--- START ---

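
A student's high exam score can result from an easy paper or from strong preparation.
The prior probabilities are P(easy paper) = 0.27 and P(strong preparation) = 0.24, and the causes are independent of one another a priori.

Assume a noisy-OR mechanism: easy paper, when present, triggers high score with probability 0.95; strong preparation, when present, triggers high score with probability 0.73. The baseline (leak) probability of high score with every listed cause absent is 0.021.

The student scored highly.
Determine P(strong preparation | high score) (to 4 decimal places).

P(strong preparation | high score) ≈ 0.4825

Under noisy-OR, P(high score | causes) = 1 − (1−0.021)·∏(1−qᵢ) over the active causes.
By total probability over the 4 (easy paper, strong preparation) configurations:
  P(high score) = 0.021*0.73*0.76 + 0.73567*0.73*0.24 + 0.95105*0.27*0.76 + 0.986784*0.27*0.24
        = 0.011651 + 0.128889 + 0.195155 + 0.063944 = 0.399639
The terms with strong preparation present sum to 0.192833, so
  P(strong preparation | high score) = 0.192833 / 0.399639 ≈ 0.4825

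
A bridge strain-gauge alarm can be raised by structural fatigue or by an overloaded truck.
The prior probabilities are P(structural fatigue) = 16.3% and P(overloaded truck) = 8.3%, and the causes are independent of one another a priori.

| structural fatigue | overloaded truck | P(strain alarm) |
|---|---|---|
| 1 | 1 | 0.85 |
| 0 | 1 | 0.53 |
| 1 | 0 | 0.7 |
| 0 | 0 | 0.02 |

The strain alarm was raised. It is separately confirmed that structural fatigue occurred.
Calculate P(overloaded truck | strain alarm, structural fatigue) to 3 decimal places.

P(overloaded truck | strain alarm, structural fatigue) ≈ 0.099

P(strain alarm | structural fatigue) = 0.7×0.917 + 0.85×0.083 = 0.641900 + 0.070550 = 0.712450
The overloaded truck-present share is 0.85×0.083 = 0.070550.
Hence the posterior is 0.070550/0.712450 ≈ 0.099.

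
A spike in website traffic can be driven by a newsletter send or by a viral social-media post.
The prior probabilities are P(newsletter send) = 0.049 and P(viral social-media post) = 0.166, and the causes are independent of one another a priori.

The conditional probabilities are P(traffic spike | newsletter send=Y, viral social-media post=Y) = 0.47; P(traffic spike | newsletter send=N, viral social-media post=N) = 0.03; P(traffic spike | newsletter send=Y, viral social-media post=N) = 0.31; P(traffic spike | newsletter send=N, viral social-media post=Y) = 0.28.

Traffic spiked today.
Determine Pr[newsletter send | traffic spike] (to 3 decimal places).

Pr[newsletter send | traffic spike] ≈ 0.195

Weight on newsletter send=true, given the evidence: 0.012668 + 0.003823 = 0.016491
The normalizing constant is 0.03*0.951*0.834 + 0.28*0.951*0.166 + 0.31*0.049*0.834 + 0.47*0.049*0.166 = 0.084487
P(newsletter send | traffic spike) = 0.016491/0.084487 ≈ 0.195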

--- END ---

> [PROBLEM DESCRIPTION]:
Which lines of the records contain the word "another"? Copy each of them.

> [RESPONSE]:
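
The prior probabilities are P(easy paper) = 0.27 and P(strong preparation) = 0.24, and the causes are independent of one another a priori.
The prior probabilities are P(structural fatigue) = 16.3% and P(overloaded truck) = 8.3%, and the causes are independent of one another a priori.
The prior probabilities are P(newsletter send) = 0.049 and P(viral social-media post) = 0.166, and the causes are independent of one another a priori.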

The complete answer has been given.